**What you should do**
Beginning with the line where "Round Robin with" appears, restate the lines word for word through the last one in the listing.

━━━ Material for the task

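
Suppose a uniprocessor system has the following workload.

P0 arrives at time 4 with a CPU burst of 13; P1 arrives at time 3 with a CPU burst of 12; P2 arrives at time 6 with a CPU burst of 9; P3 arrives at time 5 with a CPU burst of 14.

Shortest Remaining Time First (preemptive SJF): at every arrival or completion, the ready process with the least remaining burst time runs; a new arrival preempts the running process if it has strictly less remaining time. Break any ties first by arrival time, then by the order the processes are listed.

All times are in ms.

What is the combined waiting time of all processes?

61

Timeline: | idle 0-3 | P1 3-15 | P2 15-24 | P0 24-37 | P3 37-51 |
Completion: P0=37  P1=15  P2=24  P3=51
Waiting = turnaround − burst: P0=20, P1=0, P2=9, P3=32
Total waiting = 20 + 0 + 9 + 32 = 61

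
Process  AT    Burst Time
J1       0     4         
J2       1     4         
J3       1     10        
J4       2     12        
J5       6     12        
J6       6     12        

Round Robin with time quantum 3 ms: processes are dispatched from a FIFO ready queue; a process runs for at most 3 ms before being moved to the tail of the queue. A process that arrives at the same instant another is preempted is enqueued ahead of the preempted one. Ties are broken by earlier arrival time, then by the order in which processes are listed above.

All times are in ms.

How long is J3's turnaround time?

Gantt: | J1 0-3 | J2 3-6 | J3 6-9 | J4 9-12 | J1 12-13 | J5 13-16 | J6 16-19 | J2 19-20 | J3 20-23 | J4 23-26 | J5 26-29 | J6 29-32 | J3 32-35 | J4 35-38 | J5 38-41 | J6 41-44 | J3 44-45 | J4 45-48 | J5 48-51 | J6 51-54 |
Completion: J1=13  J2=20  J3=45  J4=48  J5=51  J6=54
Turnaround (C−A): J1=13  J2=19  J3=44  J4=46  J5=45  J6=48
Turnaround(J3) = completion − arrival = 45 − 1 = 44

44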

━━━━━━

**Solution to this problem**
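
Round Robin with time quantum 3 ms: processes are dispatched from a FIFO ready queue; a process runs for at most 3 ms before being moved to the tail of the queue. A process that arrives at the same instant another is preempted is enqueued ahead of the preempted one. Ties are broken by earlier arrival time, then by the order in which processes are listed above.

All times are in ms.

How long is J3's turnaround time?

Gantt: | J1 0-3 | J2 3-6 | J3 6-9 | J4 9-12 | J1 12-13 | J5 13-16 | J6 16-19 | J2 19-20 | J3 20-23 | J4 23-26 | J5 26-29 | J6 29-32 | J3 32-35 | J4 35-38 | J5 38-41 | J6 41-44 | J3 44-45 | J4 45-48 | J5 48-51 | J6 51-54 |
Completion: J1=13  J2=20  J3=45  J4=48  J5=51  J6=54
Turnaround (C−A): J1=13  J2=19  J3=44  J4=46  J5=45  J6=48
Turnaround(J3) = completion − arrival = 45 − 1 = 44

44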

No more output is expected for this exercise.